Materials provided below:

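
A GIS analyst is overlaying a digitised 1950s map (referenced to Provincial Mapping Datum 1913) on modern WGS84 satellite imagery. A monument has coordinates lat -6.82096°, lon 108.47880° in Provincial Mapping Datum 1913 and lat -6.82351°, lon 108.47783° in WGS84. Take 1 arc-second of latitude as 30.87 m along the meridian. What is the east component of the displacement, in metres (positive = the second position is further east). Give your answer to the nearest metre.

Δφ = -6.82351° − -6.82096° = -0.00255°; Δλ = 108.47783° − 108.47880° = -0.00097°.
1° of latitude = 3600 × 30.87 = 111132 m.
ΔN = Δφ × 111132 = -283.4 m; ΔE = Δλ × 111132 × cos(-6.82096°) = -0.00097 × 111132 × 0.992922 = -107.0 m.

ΔE = -107 m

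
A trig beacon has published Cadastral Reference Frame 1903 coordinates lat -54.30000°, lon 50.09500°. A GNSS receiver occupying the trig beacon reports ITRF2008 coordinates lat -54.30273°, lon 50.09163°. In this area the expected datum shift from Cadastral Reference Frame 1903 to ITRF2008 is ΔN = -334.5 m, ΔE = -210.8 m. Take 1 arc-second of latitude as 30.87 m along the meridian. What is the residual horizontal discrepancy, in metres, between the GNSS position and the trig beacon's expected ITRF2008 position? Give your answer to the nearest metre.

Observed coordinate differences: Δφ = -0.00273°, Δλ = -0.00337°.
Converting to metres (1° lat = 111132 m, cos φ = 0.583541): observed ΔN = -303.4 m, observed ΔE = -218.5 m.
Subtracting the expected shift leaves a residual of -303.4 − (-334.5) = 31.1 m north and -218.5 − (-210.8) = -7.7 m east.
Residual distance = √(31.1² + (-7.7)²) = 32.1 m.

32 m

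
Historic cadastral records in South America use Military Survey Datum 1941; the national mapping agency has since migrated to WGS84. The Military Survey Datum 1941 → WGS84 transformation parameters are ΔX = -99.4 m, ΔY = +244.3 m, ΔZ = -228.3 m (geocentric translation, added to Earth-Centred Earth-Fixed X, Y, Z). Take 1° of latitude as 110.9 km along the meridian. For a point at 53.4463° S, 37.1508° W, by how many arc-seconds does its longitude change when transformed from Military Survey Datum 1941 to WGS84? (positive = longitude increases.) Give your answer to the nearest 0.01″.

Δλ = 7.34″

sin φ = -0.803299, cos φ = 0.595576, sin λ = -0.603915, cos λ = 0.797049.
East component: ΔE = −sin λ·ΔX + cos λ·ΔY = −(-0.603915)(-99.4) + (0.797049)(244.3) = 134.69 m.
1° of latitude spans 110900 m; at latitude φ, 1° of longitude spans that × cos φ = 66049.4 m, so Δλ = 134.69 / 66049.4 × 3600 = 7.341″.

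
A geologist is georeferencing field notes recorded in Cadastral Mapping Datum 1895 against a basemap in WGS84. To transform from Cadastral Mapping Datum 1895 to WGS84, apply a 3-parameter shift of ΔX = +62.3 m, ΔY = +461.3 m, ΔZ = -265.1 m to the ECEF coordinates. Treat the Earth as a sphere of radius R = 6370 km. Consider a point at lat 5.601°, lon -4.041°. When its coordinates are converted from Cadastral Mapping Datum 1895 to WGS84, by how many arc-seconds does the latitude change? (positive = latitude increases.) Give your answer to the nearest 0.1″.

Δφ = -8.6″

sin φ = 0.097600, cos φ = 0.995226, sin λ = -0.070470, cos λ = 0.997514.
North component: ΔN = −sin φ cos λ·ΔX − sin φ sin λ·ΔY + cos φ·ΔZ = −(0.097600)(0.997514)(62.3) − (0.097600)(-0.070470)(461.3) + (0.995226)(-265.1) = -266.73 m.
1° of latitude spans πR/180 = 111177 m, so Δφ = -266.73 / 111177 × 3600 = -8.637″.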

End of Materials provided.

◆ What you will do ◆
Transcribe all of the material above with complete accuracy.

◆ Output of the exercise ◆
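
A GIS analyst is overlaying a digitised 1950s map (referenced to Provincial Mapping Datum 1913) on modern WGS84 satellite imagery. A monument has coordinates lat -6.82096°, lon 108.47880° in Provincial Mapping Datum 1913 and lat -6.82351°, lon 108.47783° in WGS84. Take 1 arc-second of latitude as 30.87 m along the meridian. What is the east component of the displacement, in metres (positive = the second position is further east). Give your answer to the nearest metre.

Δφ = -6.82351° − -6.82096° = -0.00255°; Δλ = 108.47783° − 108.47880° = -0.00097°.
1° of latitude = 3600 × 30.87 = 111132 m.
ΔN = Δφ × 111132 = -283.4 m; ΔE = Δλ × 111132 × cos(-6.82096°) = -0.00097 × 111132 × 0.992922 = -107.0 m.

ΔE = -107 m

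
A trig beacon has published Cadastral Reference Frame 1903 coordinates lat -54.30000°, lon 50.09500°. A GNSS receiver occupying the trig beacon reports ITRF2008 coordinates lat -54.30273°, lon 50.09163°. In this area the expected datum shift from Cadastral Reference Frame 1903 to ITRF2008 is ΔN = -334.5 m, ΔE = -210.8 m. Take 1 arc-second of latitude as 30.87 m along the meridian. What is the residual horizontal discrepancy, in metres, between the GNSS position and the trig beacon's expected ITRF2008 position? Give your answer to the nearest metre.

Observed coordinate differences: Δφ = -0.00273°, Δλ = -0.00337°.
Converting to metres (1° lat = 111132 m, cos φ = 0.583541): observed ΔN = -303.4 m, observed ΔE = -218.5 m.
Subtracting the expected shift leaves a residual of -303.4 − (-334.5) = 31.1 m north and -218.5 − (-210.8) = -7.7 m east.
Residual distance = √(31.1² + (-7.7)²) = 32.1 m.

32 m

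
Historic cadastral records in South America use Military Survey Datum 1941; the national mapping agency has since migrated to WGS84. The Military Survey Datum 1941 → WGS84 transformation parameters are ΔX = -99.4 m, ΔY = +244.3 m, ΔZ = -228.3 m (geocentric translation, added to Earth-Centred Earth-Fixed X, Y, Z). Take 1° of latitude as 110.9 km along the meridian. For a point at 53.4463° S, 37.1508° W, by how many arc-seconds does its longitude change when transformed from Military Survey Datum 1941 to WGS84? (positive = longitude increases.) Give your answer to the nearest 0.01″.

Δλ = 7.34″

sin φ = -0.803299, cos φ = 0.595576, sin λ = -0.603915, cos λ = 0.797049.
East component: ΔE = −sin λ·ΔX + cos λ·ΔY = −(-0.603915)(-99.4) + (0.797049)(244.3) = 134.69 m.
1° of latitude spans 110900 m; at latitude φ, 1° of longitude spans that × cos φ = 66049.4 m, so Δλ = 134.69 / 66049.4 × 3600 = 7.341″.

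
A geologist is georeferencing field notes recorded in Cadastral Mapping Datum 1895 against a basemap in WGS84. To transform from Cadastral Mapping Datum 1895 to WGS84, apply a 3-parameter shift of ΔX = +62.3 m, ΔY = +461.3 m, ΔZ = -265.1 m to the ECEF coordinates. Treat the Earth as a sphere of radius R = 6370 km. Consider a point at lat 5.601°, lon -4.041°. When its coordinates are converted from Cadastral Mapping Datum 1895 to WGS84, by how many arc-seconds does the latitude change? (positive = latitude increases.) Give your answer to the nearest 0.1″.

Δφ = -8.6″

sin φ = 0.097600, cos φ = 0.995226, sin λ = -0.070470, cos λ = 0.997514.
North component: ΔN = −sin φ cos λ·ΔX − sin φ sin λ·ΔY + cos φ·ΔZ = −(0.097600)(0.997514)(62.3) − (0.097600)(-0.070470)(461.3) + (0.995226)(-265.1) = -266.73 m.
1° of latitude spans πR/180 = 111177 m, so Δφ = -266.73 / 111177 × 3600 = -8.637″.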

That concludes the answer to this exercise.